-- Stored items --
====================

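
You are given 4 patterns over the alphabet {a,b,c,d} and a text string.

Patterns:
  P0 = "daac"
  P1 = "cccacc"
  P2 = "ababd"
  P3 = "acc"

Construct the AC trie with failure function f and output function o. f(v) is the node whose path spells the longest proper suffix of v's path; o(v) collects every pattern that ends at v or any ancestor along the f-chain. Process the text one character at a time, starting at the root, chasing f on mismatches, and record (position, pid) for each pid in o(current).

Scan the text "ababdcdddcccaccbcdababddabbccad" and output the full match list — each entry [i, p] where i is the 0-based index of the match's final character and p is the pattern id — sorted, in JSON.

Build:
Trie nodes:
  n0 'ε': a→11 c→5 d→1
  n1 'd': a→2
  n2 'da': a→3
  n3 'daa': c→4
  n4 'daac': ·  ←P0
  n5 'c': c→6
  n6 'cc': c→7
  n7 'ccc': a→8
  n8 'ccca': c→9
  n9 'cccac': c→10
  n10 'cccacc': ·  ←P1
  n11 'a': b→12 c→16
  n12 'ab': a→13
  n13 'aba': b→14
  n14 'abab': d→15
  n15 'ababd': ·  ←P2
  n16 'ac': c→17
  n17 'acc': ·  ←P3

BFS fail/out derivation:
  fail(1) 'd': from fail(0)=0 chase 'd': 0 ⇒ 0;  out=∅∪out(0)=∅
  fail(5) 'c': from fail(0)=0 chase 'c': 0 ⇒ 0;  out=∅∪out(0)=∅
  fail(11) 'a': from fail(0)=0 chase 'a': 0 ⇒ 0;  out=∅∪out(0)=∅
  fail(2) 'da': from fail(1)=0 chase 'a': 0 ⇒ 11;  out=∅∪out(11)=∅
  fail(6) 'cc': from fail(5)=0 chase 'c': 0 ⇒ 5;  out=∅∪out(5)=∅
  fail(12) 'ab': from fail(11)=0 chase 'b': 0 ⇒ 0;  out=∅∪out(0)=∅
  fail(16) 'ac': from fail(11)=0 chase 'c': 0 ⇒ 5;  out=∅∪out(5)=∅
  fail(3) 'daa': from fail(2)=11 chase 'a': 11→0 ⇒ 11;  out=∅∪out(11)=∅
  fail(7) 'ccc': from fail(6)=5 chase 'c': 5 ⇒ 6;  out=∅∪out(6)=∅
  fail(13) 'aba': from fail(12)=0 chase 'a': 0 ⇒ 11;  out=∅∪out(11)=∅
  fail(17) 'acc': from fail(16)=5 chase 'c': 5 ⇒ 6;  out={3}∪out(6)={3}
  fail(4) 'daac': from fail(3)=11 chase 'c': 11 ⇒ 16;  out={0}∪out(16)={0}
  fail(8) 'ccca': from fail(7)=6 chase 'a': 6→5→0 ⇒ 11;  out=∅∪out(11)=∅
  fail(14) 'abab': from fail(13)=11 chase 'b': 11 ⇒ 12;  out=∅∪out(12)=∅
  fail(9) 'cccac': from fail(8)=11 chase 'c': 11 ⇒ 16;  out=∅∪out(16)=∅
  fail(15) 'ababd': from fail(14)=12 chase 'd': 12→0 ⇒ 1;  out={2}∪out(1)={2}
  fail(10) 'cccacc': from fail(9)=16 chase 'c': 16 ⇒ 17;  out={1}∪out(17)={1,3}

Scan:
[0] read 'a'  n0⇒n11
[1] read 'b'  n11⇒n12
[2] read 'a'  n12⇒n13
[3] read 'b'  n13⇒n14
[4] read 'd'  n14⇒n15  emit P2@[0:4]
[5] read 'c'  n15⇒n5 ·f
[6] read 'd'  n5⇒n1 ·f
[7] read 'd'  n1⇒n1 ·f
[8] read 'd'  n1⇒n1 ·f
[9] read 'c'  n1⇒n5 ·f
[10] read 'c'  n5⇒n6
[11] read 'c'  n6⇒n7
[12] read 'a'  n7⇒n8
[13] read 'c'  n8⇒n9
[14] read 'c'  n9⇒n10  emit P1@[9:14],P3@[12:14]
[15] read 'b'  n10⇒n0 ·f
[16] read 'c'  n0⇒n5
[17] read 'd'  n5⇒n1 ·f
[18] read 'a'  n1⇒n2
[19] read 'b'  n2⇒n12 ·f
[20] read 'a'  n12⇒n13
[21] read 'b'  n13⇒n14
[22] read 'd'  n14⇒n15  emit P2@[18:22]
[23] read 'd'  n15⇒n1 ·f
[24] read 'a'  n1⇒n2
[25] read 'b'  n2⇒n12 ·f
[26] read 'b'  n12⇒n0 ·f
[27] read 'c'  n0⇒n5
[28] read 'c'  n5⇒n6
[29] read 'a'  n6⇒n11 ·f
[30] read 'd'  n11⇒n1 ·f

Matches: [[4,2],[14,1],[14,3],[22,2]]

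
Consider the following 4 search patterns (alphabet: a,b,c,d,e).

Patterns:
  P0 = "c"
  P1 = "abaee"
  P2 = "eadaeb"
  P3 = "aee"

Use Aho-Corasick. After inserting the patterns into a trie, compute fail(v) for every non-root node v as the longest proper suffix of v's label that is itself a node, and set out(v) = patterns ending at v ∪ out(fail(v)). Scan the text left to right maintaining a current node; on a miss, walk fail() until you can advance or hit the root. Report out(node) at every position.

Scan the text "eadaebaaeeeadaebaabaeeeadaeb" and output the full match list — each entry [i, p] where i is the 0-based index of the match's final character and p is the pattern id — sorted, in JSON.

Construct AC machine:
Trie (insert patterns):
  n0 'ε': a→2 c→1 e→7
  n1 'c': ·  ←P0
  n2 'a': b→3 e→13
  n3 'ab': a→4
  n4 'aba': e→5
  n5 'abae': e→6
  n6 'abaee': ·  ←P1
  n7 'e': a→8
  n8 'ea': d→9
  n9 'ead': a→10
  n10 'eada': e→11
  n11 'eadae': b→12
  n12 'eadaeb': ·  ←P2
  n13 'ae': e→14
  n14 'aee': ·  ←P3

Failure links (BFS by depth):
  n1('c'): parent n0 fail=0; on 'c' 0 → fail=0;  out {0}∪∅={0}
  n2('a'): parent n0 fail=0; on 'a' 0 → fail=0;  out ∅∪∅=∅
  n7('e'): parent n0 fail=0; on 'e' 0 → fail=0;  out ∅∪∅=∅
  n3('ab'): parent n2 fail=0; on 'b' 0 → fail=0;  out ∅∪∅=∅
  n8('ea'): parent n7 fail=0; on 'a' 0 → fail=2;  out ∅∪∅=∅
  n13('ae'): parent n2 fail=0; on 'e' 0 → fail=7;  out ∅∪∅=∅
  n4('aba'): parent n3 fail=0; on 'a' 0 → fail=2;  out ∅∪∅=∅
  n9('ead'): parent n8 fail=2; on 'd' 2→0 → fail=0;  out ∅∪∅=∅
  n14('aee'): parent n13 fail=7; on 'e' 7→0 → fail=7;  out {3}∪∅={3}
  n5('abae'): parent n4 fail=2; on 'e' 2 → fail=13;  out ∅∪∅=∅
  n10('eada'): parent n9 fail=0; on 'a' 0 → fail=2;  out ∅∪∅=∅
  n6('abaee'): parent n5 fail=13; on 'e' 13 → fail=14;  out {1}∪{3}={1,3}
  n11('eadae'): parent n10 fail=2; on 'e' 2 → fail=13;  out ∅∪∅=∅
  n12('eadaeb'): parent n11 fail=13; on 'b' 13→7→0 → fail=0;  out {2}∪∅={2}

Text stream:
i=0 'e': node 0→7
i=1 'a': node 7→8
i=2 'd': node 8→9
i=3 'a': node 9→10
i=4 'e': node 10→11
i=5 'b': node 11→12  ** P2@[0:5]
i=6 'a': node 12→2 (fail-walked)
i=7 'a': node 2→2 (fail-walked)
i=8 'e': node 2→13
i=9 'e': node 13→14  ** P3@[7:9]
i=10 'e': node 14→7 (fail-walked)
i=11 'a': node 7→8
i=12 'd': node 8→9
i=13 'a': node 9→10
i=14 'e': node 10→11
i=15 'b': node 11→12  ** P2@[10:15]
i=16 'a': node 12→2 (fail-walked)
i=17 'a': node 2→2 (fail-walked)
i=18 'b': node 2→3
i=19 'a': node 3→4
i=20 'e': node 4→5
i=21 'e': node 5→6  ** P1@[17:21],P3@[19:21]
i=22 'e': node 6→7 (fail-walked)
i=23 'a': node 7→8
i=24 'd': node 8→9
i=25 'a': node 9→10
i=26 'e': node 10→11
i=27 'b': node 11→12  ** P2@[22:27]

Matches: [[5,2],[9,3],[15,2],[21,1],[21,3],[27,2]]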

====================

-- TRY IT --
Beginning at the line with "Consider the following" and stopping after the line with "Use Aho-Corasick. After", please write out every line of the data above exactly and nothing else.

-- COMPLETED EXERCISE --
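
Consider the following 4 search patterns (alphabet: a,b,c,d,e).

Patterns:
  P0 = "c"
  P1 = "abaee"
  P2 = "eadaeb"
  P3 = "aee"

Use Aho-Corasick. After inserting the patterns into a trie, compute fail(v) for every non-root node v as the longest proper suffix of v's label that is itself a node, and set out(v) = patterns ending at v ∪ out(fail(v)). Scan the text left to right maintaining a current node; on a miss, walk fail() until you can advance or hit the root. Report out(node) at every position.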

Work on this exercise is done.